[EXCERPTED RECORDS]:

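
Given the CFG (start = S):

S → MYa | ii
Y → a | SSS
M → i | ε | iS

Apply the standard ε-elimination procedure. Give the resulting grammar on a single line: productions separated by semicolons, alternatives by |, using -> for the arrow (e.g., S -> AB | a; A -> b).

S -> Ya | ii | MYa; M -> i | iS; Y -> a | SSS

Nullable set: {M}.
S -> MYa: M nullable, giving MYa | Ya.
Drop M -> ε.
Unchanged (no nullable symbols): S -> ii; M -> i; M -> iS; Y -> SSS; Y -> a.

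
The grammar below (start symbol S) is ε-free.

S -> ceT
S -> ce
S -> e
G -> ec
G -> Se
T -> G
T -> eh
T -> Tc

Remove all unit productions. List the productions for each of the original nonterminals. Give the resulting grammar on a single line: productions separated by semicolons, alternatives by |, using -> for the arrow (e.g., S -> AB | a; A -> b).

Unit productions: T->G.
Unit pairs (A ⇒* B via units): (T,G).
S: inherits non-unit rules of {S} → ce | ceT | e.
G: inherits non-unit rules of {G} → Se | ec.
T: inherits non-unit rules of {G, T} → Se | Tc | ec | eh.

S -> e | ce | ceT; G -> Se | ec; T -> Se | Tc | ec | eh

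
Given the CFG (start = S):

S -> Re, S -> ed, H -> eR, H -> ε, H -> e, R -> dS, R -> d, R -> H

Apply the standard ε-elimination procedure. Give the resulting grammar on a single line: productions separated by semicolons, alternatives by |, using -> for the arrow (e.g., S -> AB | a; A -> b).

S -> e | Re | ed; H -> e | eR; R -> H | d | dS

Nullable set: {H, R}.
S -> Re: R nullable, giving Re | e.
Drop H -> ε.
H -> eR: R nullable, giving e | eR.
R -> H: H nullable, giving H.
Unchanged (no nullable symbols): S -> ed; H -> e; R -> d; R -> dS.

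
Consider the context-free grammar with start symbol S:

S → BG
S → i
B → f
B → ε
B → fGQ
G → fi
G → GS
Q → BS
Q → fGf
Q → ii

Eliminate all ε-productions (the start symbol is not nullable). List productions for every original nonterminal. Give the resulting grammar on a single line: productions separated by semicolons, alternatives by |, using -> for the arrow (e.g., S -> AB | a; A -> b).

S -> G | i | BG; B -> f | fGQ; G -> GS | fi; Q -> S | BS | ii | fGf

Nullable set: {B}.
S -> BG: B nullable, giving BG | G.
Drop B -> ε.
Q -> BS: B nullable, giving BS | S.
Unchanged (no nullable symbols): S -> i; B -> f; B -> fGQ; G -> GS; G -> fi; Q -> fGf; Q -> ii.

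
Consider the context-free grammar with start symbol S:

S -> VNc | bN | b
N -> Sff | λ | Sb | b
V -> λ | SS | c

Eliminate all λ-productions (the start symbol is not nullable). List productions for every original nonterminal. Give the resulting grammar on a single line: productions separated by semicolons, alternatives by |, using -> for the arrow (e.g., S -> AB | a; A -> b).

S -> b | c | Nc | Vc | bN | VNc; N -> b | Sb | Sff; V -> c | SS

Nullable set: {N, V}.
S -> VNc: V, N nullable, giving Nc | VNc | Vc | c.
S -> bN: N nullable, giving b | bN.
Drop N -> λ.
Drop V -> λ.
Unchanged (no nullable symbols): S -> b; N -> Sb; N -> Sff; N -> b; V -> SS; V -> c.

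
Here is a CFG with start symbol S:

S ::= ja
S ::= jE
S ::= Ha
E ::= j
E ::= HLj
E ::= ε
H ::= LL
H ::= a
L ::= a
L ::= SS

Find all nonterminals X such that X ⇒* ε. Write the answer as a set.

Directly nullable (have an ε-rule): {E}.
Not nullable: H, L, S — each has a terminal in every rule's right-hand side or depends on a non-nullable symbol.

{E}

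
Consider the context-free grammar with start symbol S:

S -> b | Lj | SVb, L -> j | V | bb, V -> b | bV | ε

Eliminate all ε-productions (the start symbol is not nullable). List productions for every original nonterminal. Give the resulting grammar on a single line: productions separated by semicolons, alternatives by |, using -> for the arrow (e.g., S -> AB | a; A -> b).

S -> b | j | Lj | Sb | SVb; L -> V | j | bb; V -> b | bV

Nullable set: {L, V}.
S -> Lj: L nullable, giving Lj | j.
S -> SVb: V nullable, giving SVb | Sb.
L -> V: V nullable, giving V.
Drop V -> ε.
V -> bV: V nullable, giving b | bV.
Unchanged (no nullable symbols): S -> b; L -> bb; L -> j; V -> b.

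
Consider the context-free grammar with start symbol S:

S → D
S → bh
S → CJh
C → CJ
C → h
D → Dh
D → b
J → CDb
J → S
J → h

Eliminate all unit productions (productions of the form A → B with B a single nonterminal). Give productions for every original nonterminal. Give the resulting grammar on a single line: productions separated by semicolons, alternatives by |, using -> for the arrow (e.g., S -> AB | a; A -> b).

S -> b | Dh | bh | CJh; C -> h | CJ; D -> b | Dh; J -> b | h | Dh | bh | CDb | CJh

Unit productions: J->S, S->D.
Unit pairs (A ⇒* B via units): (J,D), (J,S), (S,D).
S: inherits non-unit rules of {D, S} → CJh | Dh | b | bh.
C: inherits non-unit rules of {C} → CJ | h.
D: inherits non-unit rules of {D} → Dh | b.
J: inherits non-unit rules of {D, J, S} → CDb | CJh | Dh | b | bh | h.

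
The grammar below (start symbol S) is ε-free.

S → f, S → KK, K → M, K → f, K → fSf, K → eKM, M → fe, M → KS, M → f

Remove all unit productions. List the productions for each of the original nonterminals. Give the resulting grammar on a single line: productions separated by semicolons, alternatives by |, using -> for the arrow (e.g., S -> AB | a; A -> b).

Unit productions: K->M.
Unit pairs (A ⇒* B via units): (K,M).
S: inherits non-unit rules of {S} → KK | f.
K: inherits non-unit rules of {K, M} → KS | eKM | f | fSf | fe.
M: inherits non-unit rules of {M} → KS | f | fe.

S -> f | KK; K -> f | KS | fe | eKM | fSf; M -> f | KS | fe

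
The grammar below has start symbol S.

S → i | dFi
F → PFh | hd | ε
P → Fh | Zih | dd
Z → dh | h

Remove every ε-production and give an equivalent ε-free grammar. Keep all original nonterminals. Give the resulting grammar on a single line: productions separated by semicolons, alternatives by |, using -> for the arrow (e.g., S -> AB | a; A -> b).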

[WORK TO COMPLETE]: Repeat all of the records verbatim, leaving nothing out.

[REPLY TO THE EXERCISE]:
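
Given the CFG (start = S):

S → MYa | ii
Y → a | SSS
M → i | ε | iS

Apply the standard ε-elimination procedure. Give the resulting grammar on a single line: productions separated by semicolons, alternatives by |, using -> for the arrow (e.g., S -> AB | a; A -> b).

S -> Ya | ii | MYa; M -> i | iS; Y -> a | SSS

Nullable set: {M}.
S -> MYa: M nullable, giving MYa | Ya.
Drop M -> ε.
Unchanged (no nullable symbols): S -> ii; M -> i; M -> iS; Y -> SSS; Y -> a.

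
The grammar below (start symbol S) is ε-free.

S -> ceT
S -> ce
S -> e
G -> ec
G -> Se
T -> G
T -> eh
T -> Tc

Remove all unit productions. List the productions for each of the original nonterminals. Give the resulting grammar on a single line: productions separated by semicolons, alternatives by |, using -> for the arrow (e.g., S -> AB | a; A -> b).

Unit productions: T->G.
Unit pairs (A ⇒* B via units): (T,G).
S: inherits non-unit rules of {S} → ce | ceT | e.
G: inherits non-unit rules of {G} → Se | ec.
T: inherits non-unit rules of {G, T} → Se | Tc | ec | eh.

S -> e | ce | ceT; G -> Se | ec; T -> Se | Tc | ec | eh

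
Given the CFG (start = S):

S -> Re, S -> ed, H -> eR, H -> ε, H -> e, R -> dS, R -> d, R -> H

Apply the standard ε-elimination procedure. Give the resulting grammar on a single line: productions separated by semicolons, alternatives by |, using -> for the arrow (e.g., S -> AB | a; A -> b).

S -> e | Re | ed; H -> e | eR; R -> H | d | dS

Nullable set: {H, R}.
S -> Re: R nullable, giving Re | e.
Drop H -> ε.
H -> eR: R nullable, giving e | eR.
R -> H: H nullable, giving H.
Unchanged (no nullable symbols): S -> ed; H -> e; R -> d; R -> dS.

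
Consider the context-free grammar with start symbol S:

S → BG
S → i
B → f
B → ε
B → fGQ
G → fi
G → GS
Q → BS
Q → fGf
Q → ii

Eliminate all ε-productions (the start symbol is not nullable). List productions for every original nonterminal. Give the resulting grammar on a single line: productions separated by semicolons, alternatives by |, using -> for the arrow (e.g., S -> AB | a; A -> b).

S -> G | i | BG; B -> f | fGQ; G -> GS | fi; Q -> S | BS | ii | fGf

Nullable set: {B}.
S -> BG: B nullable, giving BG | G.
Drop B -> ε.
Q -> BS: B nullable, giving BS | S.
Unchanged (no nullable symbols): S -> i; B -> f; B -> fGQ; G -> GS; G -> fi; Q -> fGf; Q -> ii.

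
Consider the context-free grammar with start symbol S:

S -> VNc | bN | b
N -> Sff | λ | Sb | b
V -> λ | SS | c

Eliminate all λ-productions (the start symbol is not nullable). List productions for every original nonterminal. Give the resulting grammar on a single line: productions separated by semicolons, alternatives by |, using -> for the arrow (e.g., S -> AB | a; A -> b).

S -> b | c | Nc | Vc | bN | VNc; N -> b | Sb | Sff; V -> c | SS

Nullable set: {N, V}.
S -> VNc: V, N nullable, giving Nc | VNc | Vc | c.
S -> bN: N nullable, giving b | bN.
Drop N -> λ.
Drop V -> λ.
Unchanged (no nullable symbols): S -> b; N -> Sb; N -> Sff; N -> b; V -> SS; V -> c.

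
Here is a CFG with start symbol S:

S ::= ja
S ::= jE
S ::= Ha
E ::= j
E ::= HLj
E ::= ε
H ::= LL
H ::= a
L ::= a
L ::= SS

Find all nonterminals X such that X ⇒* ε. Write the answer as a set.

Directly nullable (have an ε-rule): {E}.
Not nullable: H, L, S — each has a terminal in every rule's right-hand side or depends on a non-nullable symbol.

{E}

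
Consider the context-free grammar with start symbol S:

S -> b | Lj | SVb, L -> j | V | bb, V -> b | bV | ε

Eliminate all ε-productions (the start symbol is not nullable). List productions for every original nonterminal. Give the resulting grammar on a single line: productions separated by semicolons, alternatives by |, using -> for the arrow (e.g., S -> AB | a; A -> b).

S -> b | j | Lj | Sb | SVb; L -> V | j | bb; V -> b | bV

Nullable set: {L, V}.
S -> Lj: L nullable, giving Lj | j.
S -> SVb: V nullable, giving SVb | Sb.
L -> V: V nullable, giving V.
Drop V -> ε.
V -> bV: V nullable, giving b | bV.
Unchanged (no nullable symbols): S -> b; L -> bb; L -> j; V -> b.

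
Consider the context-free grammar with start symbol S:

S → D
S → bh
S → CJh
C → CJ
C → h
D → Dh
D → b
J → CDb
J → S
J → h

Eliminate all unit productions (productions of the form A → B with B a single nonterminal). Give productions for every original nonterminal. Give the resulting grammar on a single line: productions separated by semicolons, alternatives by |, using -> for the arrow (e.g., S -> AB | a; A -> b).

S -> b | Dh | bh | CJh; C -> h | CJ; D -> b | Dh; J -> b | h | Dh | bh | CDb | CJh

Unit productions: J->S, S->D.
Unit pairs (A ⇒* B via units): (J,D), (J,S), (S,D).
S: inherits non-unit rules of {D, S} → CJh | Dh | b | bh.
C: inherits non-unit rules of {C} → CJ | h.
D: inherits non-unit rules of {D} → Dh | b.
J: inherits non-unit rules of {D, J, S} → CDb | CJh | Dh | b | bh | h.

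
The grammar below (start symbol S) is ε-free.

S → f, S → KK, K → M, K → f, K → fSf, K → eKM, M → fe, M → KS, M → f

Remove all unit productions. List the productions for each of the original nonterminals. Give the resulting grammar on a single line: productions separated by semicolons, alternatives by |, using -> for the arrow (e.g., S -> AB | a; A -> b).

Unit productions: K->M.
Unit pairs (A ⇒* B via units): (K,M).
S: inherits non-unit rules of {S} → KK | f.
K: inherits non-unit rules of {K, M} → KS | eKM | f | fSf | fe.
M: inherits non-unit rules of {M} → KS | f | fe.

S -> f | KK; K -> f | KS | fe | eKM | fSf; M -> f | KS | fe

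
The grammar below has start symbol S.

S → i | dFi
F → PFh | hd | ε
P → Fh | Zih | dd
Z → dh | h

Remove every ε-production and give an equivalent ε-free grammar. Keep all original nonterminals. Give the resulting grammar on a single line: productions separated by semicolons, alternatives by |, using -> for the arrow (e.g., S -> AB | a; A -> b).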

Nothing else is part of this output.